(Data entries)
^^^^^^^^
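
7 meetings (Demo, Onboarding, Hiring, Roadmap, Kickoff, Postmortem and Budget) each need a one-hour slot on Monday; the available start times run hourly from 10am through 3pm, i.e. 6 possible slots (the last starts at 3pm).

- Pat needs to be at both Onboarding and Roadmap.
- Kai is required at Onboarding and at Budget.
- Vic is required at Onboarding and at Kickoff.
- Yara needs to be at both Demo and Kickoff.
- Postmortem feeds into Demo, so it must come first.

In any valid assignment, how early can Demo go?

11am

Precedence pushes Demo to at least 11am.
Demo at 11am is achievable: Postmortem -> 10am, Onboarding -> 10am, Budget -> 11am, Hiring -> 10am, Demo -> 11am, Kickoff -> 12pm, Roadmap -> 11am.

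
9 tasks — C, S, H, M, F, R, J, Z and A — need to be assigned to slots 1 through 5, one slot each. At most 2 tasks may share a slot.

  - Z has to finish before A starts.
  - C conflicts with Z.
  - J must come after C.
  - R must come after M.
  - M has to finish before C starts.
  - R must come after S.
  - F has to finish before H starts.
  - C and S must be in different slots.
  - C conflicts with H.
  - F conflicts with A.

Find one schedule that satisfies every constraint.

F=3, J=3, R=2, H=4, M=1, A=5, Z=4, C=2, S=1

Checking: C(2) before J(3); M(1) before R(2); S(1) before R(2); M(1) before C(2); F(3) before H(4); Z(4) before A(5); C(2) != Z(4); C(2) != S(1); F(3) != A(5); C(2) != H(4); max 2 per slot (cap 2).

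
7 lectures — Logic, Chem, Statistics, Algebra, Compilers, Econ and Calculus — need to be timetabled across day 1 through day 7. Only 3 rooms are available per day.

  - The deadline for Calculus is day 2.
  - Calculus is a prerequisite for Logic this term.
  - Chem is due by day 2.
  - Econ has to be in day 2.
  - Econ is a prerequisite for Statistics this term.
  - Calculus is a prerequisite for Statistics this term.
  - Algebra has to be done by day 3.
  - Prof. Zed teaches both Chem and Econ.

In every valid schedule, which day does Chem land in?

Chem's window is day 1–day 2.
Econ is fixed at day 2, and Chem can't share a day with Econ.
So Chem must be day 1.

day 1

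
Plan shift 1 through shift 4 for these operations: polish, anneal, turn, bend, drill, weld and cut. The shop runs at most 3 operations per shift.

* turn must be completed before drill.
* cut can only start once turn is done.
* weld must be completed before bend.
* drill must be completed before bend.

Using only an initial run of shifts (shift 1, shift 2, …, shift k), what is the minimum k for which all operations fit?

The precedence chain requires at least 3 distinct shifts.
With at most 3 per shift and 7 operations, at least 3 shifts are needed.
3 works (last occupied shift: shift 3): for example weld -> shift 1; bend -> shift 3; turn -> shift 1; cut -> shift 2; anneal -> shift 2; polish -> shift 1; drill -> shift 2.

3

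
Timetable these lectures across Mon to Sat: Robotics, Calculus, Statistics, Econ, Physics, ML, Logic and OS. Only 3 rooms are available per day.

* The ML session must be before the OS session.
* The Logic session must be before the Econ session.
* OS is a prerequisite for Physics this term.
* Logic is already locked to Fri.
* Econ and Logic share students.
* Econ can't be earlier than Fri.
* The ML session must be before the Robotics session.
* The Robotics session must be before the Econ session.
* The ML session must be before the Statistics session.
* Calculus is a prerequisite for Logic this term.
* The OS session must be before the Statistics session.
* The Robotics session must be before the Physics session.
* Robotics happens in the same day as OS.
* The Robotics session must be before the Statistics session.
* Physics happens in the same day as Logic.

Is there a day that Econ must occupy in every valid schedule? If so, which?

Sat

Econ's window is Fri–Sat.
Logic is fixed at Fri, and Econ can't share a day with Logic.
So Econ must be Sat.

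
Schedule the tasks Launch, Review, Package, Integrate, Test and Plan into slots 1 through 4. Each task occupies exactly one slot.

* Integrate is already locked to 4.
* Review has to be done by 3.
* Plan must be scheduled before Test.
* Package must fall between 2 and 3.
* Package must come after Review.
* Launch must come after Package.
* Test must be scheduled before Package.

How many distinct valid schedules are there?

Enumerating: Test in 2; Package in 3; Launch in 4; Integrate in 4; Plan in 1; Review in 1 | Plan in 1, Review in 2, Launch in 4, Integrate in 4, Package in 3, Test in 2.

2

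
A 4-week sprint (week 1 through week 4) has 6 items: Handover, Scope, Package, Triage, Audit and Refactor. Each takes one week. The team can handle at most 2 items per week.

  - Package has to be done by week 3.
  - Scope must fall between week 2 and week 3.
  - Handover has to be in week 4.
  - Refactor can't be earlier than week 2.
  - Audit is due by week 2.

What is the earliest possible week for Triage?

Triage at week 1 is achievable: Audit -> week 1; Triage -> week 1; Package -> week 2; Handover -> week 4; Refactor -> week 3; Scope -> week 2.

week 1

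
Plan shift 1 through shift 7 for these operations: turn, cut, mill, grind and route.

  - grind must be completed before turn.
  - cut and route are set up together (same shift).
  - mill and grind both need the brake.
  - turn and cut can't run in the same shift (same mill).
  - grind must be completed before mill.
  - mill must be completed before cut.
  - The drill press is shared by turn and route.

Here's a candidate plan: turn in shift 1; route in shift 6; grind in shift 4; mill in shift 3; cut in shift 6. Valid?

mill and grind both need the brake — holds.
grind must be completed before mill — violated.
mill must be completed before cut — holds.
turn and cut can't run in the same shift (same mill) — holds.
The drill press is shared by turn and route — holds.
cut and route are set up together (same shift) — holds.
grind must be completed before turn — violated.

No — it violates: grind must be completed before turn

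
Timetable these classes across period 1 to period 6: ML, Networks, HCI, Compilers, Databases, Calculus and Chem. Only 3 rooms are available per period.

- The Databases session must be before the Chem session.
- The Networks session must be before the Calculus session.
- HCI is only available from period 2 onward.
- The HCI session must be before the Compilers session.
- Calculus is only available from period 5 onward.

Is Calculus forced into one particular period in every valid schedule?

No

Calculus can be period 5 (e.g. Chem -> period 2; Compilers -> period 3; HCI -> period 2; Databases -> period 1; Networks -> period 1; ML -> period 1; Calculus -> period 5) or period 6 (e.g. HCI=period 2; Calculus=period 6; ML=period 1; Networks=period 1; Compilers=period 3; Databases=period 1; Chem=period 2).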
^^^^^^^^
**Task to carry out**.
A single number is required: the count of lines in the records that include the string "after".

**Result for this task**.
5